#### Problem to solve:
Return, exactly and in full, the lines of the records below starting at the one with "Answer: -11326273777/31822517 ≈ -355.92" and ending at the one with "Answer: 29557653/77 ≈ 3.8387e+5", and no other lines.

#### Input material:
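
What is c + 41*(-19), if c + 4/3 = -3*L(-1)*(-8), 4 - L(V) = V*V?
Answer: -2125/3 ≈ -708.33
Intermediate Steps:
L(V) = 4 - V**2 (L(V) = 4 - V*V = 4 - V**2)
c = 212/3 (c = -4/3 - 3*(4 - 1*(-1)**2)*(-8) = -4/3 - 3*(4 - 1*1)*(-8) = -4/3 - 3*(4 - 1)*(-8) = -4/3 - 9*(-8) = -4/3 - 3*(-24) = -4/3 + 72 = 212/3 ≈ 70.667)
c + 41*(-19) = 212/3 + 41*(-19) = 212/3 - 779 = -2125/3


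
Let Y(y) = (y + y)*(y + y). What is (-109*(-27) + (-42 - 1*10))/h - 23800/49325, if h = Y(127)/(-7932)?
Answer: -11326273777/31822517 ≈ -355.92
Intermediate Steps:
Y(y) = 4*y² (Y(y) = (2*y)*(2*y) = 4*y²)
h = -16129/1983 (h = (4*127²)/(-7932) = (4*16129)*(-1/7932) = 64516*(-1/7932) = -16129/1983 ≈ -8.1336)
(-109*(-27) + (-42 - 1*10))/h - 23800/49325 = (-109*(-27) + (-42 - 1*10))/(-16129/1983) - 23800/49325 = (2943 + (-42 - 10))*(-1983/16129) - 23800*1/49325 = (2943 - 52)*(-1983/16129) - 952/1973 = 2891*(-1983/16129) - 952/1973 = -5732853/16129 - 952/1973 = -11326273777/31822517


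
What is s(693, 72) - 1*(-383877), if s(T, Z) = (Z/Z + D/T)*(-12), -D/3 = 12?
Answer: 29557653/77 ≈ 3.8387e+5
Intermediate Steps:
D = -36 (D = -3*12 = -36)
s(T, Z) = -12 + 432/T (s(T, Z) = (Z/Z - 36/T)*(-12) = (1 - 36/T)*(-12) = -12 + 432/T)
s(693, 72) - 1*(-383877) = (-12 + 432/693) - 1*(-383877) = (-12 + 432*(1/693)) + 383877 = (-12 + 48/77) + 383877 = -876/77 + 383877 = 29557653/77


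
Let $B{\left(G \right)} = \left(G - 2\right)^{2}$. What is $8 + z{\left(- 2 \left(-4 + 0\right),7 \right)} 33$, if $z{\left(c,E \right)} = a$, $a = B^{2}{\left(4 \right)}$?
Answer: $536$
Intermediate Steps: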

#### Expected output:
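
Answer: -11326273777/31822517 ≈ -355.92
Intermediate Steps:
Y(y) = 4*y² (Y(y) = (2*y)*(2*y) = 4*y²)
h = -16129/1983 (h = (4*127²)/(-7932) = (4*16129)*(-1/7932) = 64516*(-1/7932) = -16129/1983 ≈ -8.1336)
(-109*(-27) + (-42 - 1*10))/h - 23800/49325 = (-109*(-27) + (-42 - 1*10))/(-16129/1983) - 23800/49325 = (2943 + (-42 - 10))*(-1983/16129) - 23800*1/49325 = (2943 - 52)*(-1983/16129) - 952/1973 = 2891*(-1983/16129) - 952/1973 = -5732853/16129 - 952/1973 = -11326273777/31822517


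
What is s(693, 72) - 1*(-383877), if s(T, Z) = (Z/Z + D/T)*(-12), -D/3 = 12?
Answer: 29557653/77 ≈ 3.8387e+5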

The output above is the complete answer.